[REQUIREMENT]
Copy each line of the data below, character for character.

[Stored items]
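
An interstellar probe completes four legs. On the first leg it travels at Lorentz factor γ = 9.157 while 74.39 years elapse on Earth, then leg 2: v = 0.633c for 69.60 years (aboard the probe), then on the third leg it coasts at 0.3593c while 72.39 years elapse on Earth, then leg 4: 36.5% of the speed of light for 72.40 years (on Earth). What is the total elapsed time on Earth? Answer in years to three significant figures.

Δt = 309 years

Leg 1: 74.39 years is already measured on Earth.
Leg 2: γ = 1/√(1 − 0.633²) = 1/√0.5993 = 1.292; Δt_2 = 1.292 × 69.60 = 89.90 years.
Leg 3: 72.39 years is already measured on Earth.
Leg 4: 72.40 years is already measured on Earth.
Total: 74.39 + 89.90 + 72.39 + 72.40 years.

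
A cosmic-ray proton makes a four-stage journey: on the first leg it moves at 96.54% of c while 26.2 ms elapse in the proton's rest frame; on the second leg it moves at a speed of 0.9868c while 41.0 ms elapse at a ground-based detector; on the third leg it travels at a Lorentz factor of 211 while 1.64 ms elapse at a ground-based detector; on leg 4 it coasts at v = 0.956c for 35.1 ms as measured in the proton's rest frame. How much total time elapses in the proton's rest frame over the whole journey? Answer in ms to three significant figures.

τ = 67.9 ms

Leg 1: 26.2 ms is already measured in the proton's rest frame.
Leg 2: γ = 1/√(1 − 0.9868²) = 1/√0.02623 = 6.175; τ_2 = 41.0/6.175 = 6.640 ms.
Leg 3: γ = 211; τ_3 = 1.64/211.0 = 0.007773 ms.
Leg 4: 35.1 ms is already measured in the proton's rest frame.
Total: 26.20 + 6.640 + 0.007773 + 35.10 ms.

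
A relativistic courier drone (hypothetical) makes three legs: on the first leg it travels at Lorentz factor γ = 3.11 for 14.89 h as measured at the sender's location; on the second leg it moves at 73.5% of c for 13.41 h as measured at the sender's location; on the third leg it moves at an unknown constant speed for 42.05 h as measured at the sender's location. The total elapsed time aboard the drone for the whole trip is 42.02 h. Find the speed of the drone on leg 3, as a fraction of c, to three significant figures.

β = 0.743

Leg 1: γ = 3.11; τ_1 = 14.89/3.110 = 4.788 h.
Leg 2: β = 0.735; γ = 1/√(1 − 0.735²) = 1/√0.4598 = 1.475; τ_2 = 13.41/1.475 = 9.093 h.
Leg 3: speed unknown; τ_3 = 42.05/γ_3.
Total proper time: 4.788 + 9.093 + τ_3 = 42.02, so τ_3 = 42.02 − 13.88 = 28.14 h.
γ_3 = 42.05/28.14 = 1.494; β = √(1 − 1/γ²) = √0.5522.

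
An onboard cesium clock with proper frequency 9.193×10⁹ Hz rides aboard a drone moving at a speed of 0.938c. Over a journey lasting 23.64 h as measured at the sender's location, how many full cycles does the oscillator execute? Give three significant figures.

γ = 1/√(1 − 0.938²) = 1/√0.1202 = 2.885
The oscillator's own cycle count is N = f × τ where τ is the proper time aboard the drone. τ = Δt/γ = 23.64/2.885 = 8.194 h = 2.950×10⁴ s.
N = 9.193×10⁹ × 2.950×10⁴ = 2.712×10¹⁴.

N = 2.71×10¹⁴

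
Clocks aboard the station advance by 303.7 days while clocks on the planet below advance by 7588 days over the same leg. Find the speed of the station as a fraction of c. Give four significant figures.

β = 0.9992

The proper time is measured aboard the station (both events occur at the station's location); Δt is measured on the planet below. γ = Δt/τ = 7588/303.7 = 24.99.
β = √(1 − 1/γ²) = √(1 − 0.001602) = √0.9984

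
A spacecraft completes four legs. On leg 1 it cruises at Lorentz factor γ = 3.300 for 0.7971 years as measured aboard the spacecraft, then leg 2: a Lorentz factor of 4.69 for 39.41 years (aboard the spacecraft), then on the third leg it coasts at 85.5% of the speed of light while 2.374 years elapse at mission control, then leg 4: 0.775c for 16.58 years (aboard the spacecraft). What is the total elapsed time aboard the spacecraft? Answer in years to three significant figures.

τ = 58.0 years

Leg 1: 0.7971 years is already measured aboard the spacecraft.
Leg 2: 39.41 years is already measured aboard the spacecraft.
Leg 3: β = 0.855; γ = 1/√(1 − 0.855²) = 1/√0.2690 = 1.928; τ_3 = 2.374/1.928 = 1.231 years.
Leg 4: 16.58 years is already measured aboard the spacecraft.
Total: 0.7971 + 39.41 + 1.231 + 16.58 years.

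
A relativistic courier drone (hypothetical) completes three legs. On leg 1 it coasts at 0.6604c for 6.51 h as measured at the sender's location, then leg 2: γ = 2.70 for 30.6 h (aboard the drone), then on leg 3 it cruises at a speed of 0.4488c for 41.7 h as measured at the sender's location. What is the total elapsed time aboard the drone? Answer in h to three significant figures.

τ = 72.8 h

Leg 1: γ = 1/√(1 − 0.6604²) = 1/√0.5639 = 1.332; τ_1 = 6.51/1.332 = 4.888 h.
Leg 2: 30.6 h is already measured aboard the drone.
Leg 3: γ = 1/√(1 − 0.4488²) = 1/√0.7986 = 1.119; τ_3 = 41.7/1.119 = 37.26 h.
Total: 4.888 + 30.60 + 37.26 h.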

[SOLUTION FOR THIS TASK]
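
An interstellar probe completes four legs. On the first leg it travels at Lorentz factor γ = 9.157 while 74.39 years elapse on Earth, then leg 2: v = 0.633c for 69.60 years (aboard the probe), then on the third leg it coasts at 0.3593c while 72.39 years elapse on Earth, then leg 4: 36.5% of the speed of light for 72.40 years (on Earth). What is the total elapsed time on Earth? Answer in years to three significant figures.

Δt = 309 years

Leg 1: 74.39 years is already measured on Earth.
Leg 2: γ = 1/√(1 − 0.633²) = 1/√0.5993 = 1.292; Δt_2 = 1.292 × 69.60 = 89.90 years.
Leg 3: 72.39 years is already measured on Earth.
Leg 4: 72.40 years is already measured on Earth.
Total: 74.39 + 89.90 + 72.39 + 72.40 years.

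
A cosmic-ray proton makes a four-stage journey: on the first leg it moves at 96.54% of c while 26.2 ms elapse in the proton's rest frame; on the second leg it moves at a speed of 0.9868c while 41.0 ms elapse at a ground-based detector; on the third leg it travels at a Lorentz factor of 211 while 1.64 ms elapse at a ground-based detector; on leg 4 it coasts at v = 0.956c for 35.1 ms as measured in the proton's rest frame. How much total time elapses in the proton's rest frame over the whole journey? Answer in ms to three significant figures.

τ = 67.9 ms

Leg 1: 26.2 ms is already measured in the proton's rest frame.
Leg 2: γ = 1/√(1 − 0.9868²) = 1/√0.02623 = 6.175; τ_2 = 41.0/6.175 = 6.640 ms.
Leg 3: γ = 211; τ_3 = 1.64/211.0 = 0.007773 ms.
Leg 4: 35.1 ms is already measured in the proton's rest frame.
Total: 26.20 + 6.640 + 0.007773 + 35.10 ms.

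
A relativistic courier drone (hypothetical) makes three legs: on the first leg it travels at Lorentz factor γ = 3.11 for 14.89 h as measured at the sender's location; on the second leg it moves at 73.5% of c for 13.41 h as measured at the sender's location; on the third leg it moves at an unknown constant speed for 42.05 h as measured at the sender's location. The total elapsed time aboard the drone for the whole trip is 42.02 h. Find the speed of the drone on leg 3, as a fraction of c, to three significant figures.

β = 0.743

Leg 1: γ = 3.11; τ_1 = 14.89/3.110 = 4.788 h.
Leg 2: β = 0.735; γ = 1/√(1 − 0.735²) = 1/√0.4598 = 1.475; τ_2 = 13.41/1.475 = 9.093 h.
Leg 3: speed unknown; τ_3 = 42.05/γ_3.
Total proper time: 4.788 + 9.093 + τ_3 = 42.02, so τ_3 = 42.02 − 13.88 = 28.14 h.
γ_3 = 42.05/28.14 = 1.494; β = √(1 − 1/γ²) = √0.5522.

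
An onboard cesium clock with proper frequency 9.193×10⁹ Hz rides aboard a drone moving at a speed of 0.938c. Over a journey lasting 23.64 h as measured at the sender's location, how many full cycles does the oscillator execute? Give three significant figures.

γ = 1/√(1 − 0.938²) = 1/√0.1202 = 2.885
The oscillator's own cycle count is N = f × τ where τ is the proper time aboard the drone. τ = Δt/γ = 23.64/2.885 = 8.194 h = 2.950×10⁴ s.
N = 9.193×10⁹ × 2.950×10⁴ = 2.712×10¹⁴.

N = 2.71×10¹⁴

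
Clocks aboard the station advance by 303.7 days while clocks on the planet below advance by 7588 days over the same leg. Find the speed of the station as a fraction of c. Give four significant figures.

β = 0.9992

The proper time is measured aboard the station (both events occur at the station's location); Δt is measured on the planet below. γ = Δt/τ = 7588/303.7 = 24.99.
β = √(1 − 1/γ²) = √(1 − 0.001602) = √0.9984

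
A spacecraft completes four legs. On leg 1 it cruises at Lorentz factor γ = 3.300 for 0.7971 years as measured aboard the spacecraft, then leg 2: a Lorentz factor of 4.69 for 39.41 years (aboard the spacecraft), then on the third leg it coasts at 85.5% of the speed of light while 2.374 years elapse at mission control, then leg 4: 0.775c for 16.58 years (aboard the spacecraft). What is the total elapsed time aboard the spacecraft? Answer in years to three significant figures.

τ = 58.0 years

Leg 1: 0.7971 years is already measured aboard the spacecraft.
Leg 2: 39.41 years is already measured aboard the spacecraft.
Leg 3: β = 0.855; γ = 1/√(1 − 0.855²) = 1/√0.2690 = 1.928; τ_3 = 2.374/1.928 = 1.231 years.
Leg 4: 16.58 years is already measured aboard the spacecraft.
Total: 0.7971 + 39.41 + 1.231 + 16.58 years.

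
A relativistic courier drone (hypothetical) completes three legs. On leg 1 it coasts at 0.6604c for 6.51 h as measured at the sender's location, then leg 2: γ = 2.70 for 30.6 h (aboard the drone), then on leg 3 it cruises at a speed of 0.4488c for 41.7 h as measured at the sender's location. What is the total elapsed time aboard the drone? Answer in h to three significant figures.

τ = 72.8 h

Leg 1: γ = 1/√(1 − 0.6604²) = 1/√0.5639 = 1.332; τ_1 = 6.51/1.332 = 4.888 h.
Leg 2: 30.6 h is already measured aboard the drone.
Leg 3: γ = 1/√(1 − 0.4488²) = 1/√0.7986 = 1.119; τ_3 = 41.7/1.119 = 37.26 h.
Total: 4.888 + 30.60 + 37.26 h.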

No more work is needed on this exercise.